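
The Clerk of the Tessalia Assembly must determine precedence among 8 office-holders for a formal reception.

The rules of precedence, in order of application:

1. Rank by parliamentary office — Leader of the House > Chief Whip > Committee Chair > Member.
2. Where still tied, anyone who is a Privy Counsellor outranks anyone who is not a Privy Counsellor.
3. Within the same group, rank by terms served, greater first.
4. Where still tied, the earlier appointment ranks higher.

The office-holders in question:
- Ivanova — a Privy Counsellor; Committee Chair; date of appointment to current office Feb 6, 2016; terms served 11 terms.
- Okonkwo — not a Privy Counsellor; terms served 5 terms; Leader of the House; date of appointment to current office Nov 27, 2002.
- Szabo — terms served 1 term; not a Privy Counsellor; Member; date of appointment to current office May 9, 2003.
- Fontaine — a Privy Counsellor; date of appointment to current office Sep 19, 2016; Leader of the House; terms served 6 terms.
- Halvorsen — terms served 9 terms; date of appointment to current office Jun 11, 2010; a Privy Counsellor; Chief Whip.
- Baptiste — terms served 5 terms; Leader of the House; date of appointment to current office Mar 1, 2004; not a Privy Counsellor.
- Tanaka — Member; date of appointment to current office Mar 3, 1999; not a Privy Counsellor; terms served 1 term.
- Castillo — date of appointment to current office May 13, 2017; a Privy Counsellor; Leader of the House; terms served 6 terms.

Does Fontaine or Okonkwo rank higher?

Fontaine

By parliamentary office: Fontaine, Castillo, Okonkwo and Baptiste (Leader of the House); then Halvorsen (Chief Whip); then Ivanova (Committee Chair); then Tanaka and Szabo (Member).
Among Fontaine, Castillo, Okonkwo and Baptiste, a Privy Counsellor before not a Privy Counsellor: Fontaine and Castillo (a Privy Counsellor) before Okonkwo and Baptiste (not a Privy Counsellor).
Fontaine and Castillo both have terms served 6 terms, so the next rule applies.
Among Fontaine and Castillo, by date of appointment to current office (earlier first): Fontaine (Sep 19, 2016) before Castillo (May 13, 2017).
Okonkwo and Baptiste both have terms served 5 terms, so the next rule applies.
Among Okonkwo and Baptiste, by date of appointment to current office (earlier first): Okonkwo (Nov 27, 2002) before Baptiste (Mar 1, 2004).
Tanaka and Szabo are each not a Privy Counsellor, so the next rule applies.
Tanaka and Szabo both have terms served 1 term, so the next rule applies.
Among Tanaka and Szabo, by date of appointment to current office (earlier first): Tanaka (Mar 3, 1999) before Szabo (May 9, 2003).
So Fontaine takes precedence.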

☆ ☆ ☆

Task objective: Everything above from the line containing "The rules of" through the line containing "- Castillo —" must be copied exactly. Nothing outside that range belongs in the answer.

Answer for the task:
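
The rules of precedence, in order of application:

1. Rank by parliamentary office — Leader of the House > Chief Whip > Committee Chair > Member.
2. Where still tied, anyone who is a Privy Counsellor outranks anyone who is not a Privy Counsellor.
3. Within the same group, rank by terms served, greater first.
4. Where still tied, the earlier appointment ranks higher.

The office-holders in question:
- Ivanova — a Privy Counsellor; Committee Chair; date of appointment to current office Feb 6, 2016; terms served 11 terms.
- Okonkwo — not a Privy Counsellor; terms served 5 terms; Leader of the House; date of appointment to current office Nov 27, 2002.
- Szabo — terms served 1 term; not a Privy Counsellor; Member; date of appointment to current office May 9, 2003.
- Fontaine — a Privy Counsellor; date of appointment to current office Sep 19, 2016; Leader of the House; terms served 6 terms.
- Halvorsen — terms served 9 terms; date of appointment to current office Jun 11, 2010; a Privy Counsellor; Chief Whip.
- Baptiste — terms served 5 terms; Leader of the House; date of appointment to current office Mar 1, 2004; not a Privy Counsellor.
- Tanaka — Member; date of appointment to current office Mar 3, 1999; not a Privy Counsellor; terms served 1 term.
- Castillo — date of appointment to current office May 13, 2017; a Privy Counsellor; Leader of the House; terms served 6 terms.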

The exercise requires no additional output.